------ Given data

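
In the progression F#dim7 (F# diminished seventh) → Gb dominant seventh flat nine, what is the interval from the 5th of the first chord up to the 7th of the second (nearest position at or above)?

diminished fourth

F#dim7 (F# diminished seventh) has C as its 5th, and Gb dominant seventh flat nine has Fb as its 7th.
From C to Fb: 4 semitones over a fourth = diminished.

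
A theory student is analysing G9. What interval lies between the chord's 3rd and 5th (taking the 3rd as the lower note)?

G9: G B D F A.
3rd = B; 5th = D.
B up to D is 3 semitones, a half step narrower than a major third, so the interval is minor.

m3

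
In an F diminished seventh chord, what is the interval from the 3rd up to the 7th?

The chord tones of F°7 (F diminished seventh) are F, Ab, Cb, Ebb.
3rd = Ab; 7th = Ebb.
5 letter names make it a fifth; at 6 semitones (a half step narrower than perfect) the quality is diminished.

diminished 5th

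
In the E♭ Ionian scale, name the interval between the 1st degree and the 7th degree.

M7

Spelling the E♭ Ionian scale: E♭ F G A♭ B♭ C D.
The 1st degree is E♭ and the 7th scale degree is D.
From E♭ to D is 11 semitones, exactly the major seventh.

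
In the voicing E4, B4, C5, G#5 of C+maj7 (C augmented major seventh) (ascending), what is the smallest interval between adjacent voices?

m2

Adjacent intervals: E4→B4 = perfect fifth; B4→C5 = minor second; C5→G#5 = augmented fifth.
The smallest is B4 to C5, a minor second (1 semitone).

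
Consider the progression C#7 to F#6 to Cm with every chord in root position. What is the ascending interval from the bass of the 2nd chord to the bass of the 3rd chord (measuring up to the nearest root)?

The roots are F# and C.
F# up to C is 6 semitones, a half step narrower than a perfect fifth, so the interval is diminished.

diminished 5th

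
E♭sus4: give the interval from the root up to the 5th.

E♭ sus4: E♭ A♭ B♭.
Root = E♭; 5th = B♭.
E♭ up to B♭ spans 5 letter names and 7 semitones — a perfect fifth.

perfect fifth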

------------

Find the line that contains "In the voicing". Write out that line and every line after it through the end of the data, exactly, and nothing else.

● **Problem solution**
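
In the voicing E4, B4, C5, G#5 of C+maj7 (C augmented major seventh) (ascending), what is the smallest interval between adjacent voices?

m2

Adjacent intervals: E4→B4 = perfect fifth; B4→C5 = minor second; C5→G#5 = augmented fifth.
The smallest is B4 to C5, a minor second (1 semitone).

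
Consider the progression C#7 to F#6 to Cm with every chord in root position. What is the ascending interval from the bass of the 2nd chord to the bass of the 3rd chord (measuring up to the nearest root)?

The roots are F# and C.
F# up to C is 6 semitones, a half step narrower than a perfect fifth, so the interval is diminished.

diminished 5th

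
E♭sus4: give the interval from the root up to the 5th.

E♭ sus4: E♭ A♭ B♭.
Root = E♭; 5th = B♭.
E♭ up to B♭ spans 5 letter names and 7 semitones — a perfect fifth.

perfect fifth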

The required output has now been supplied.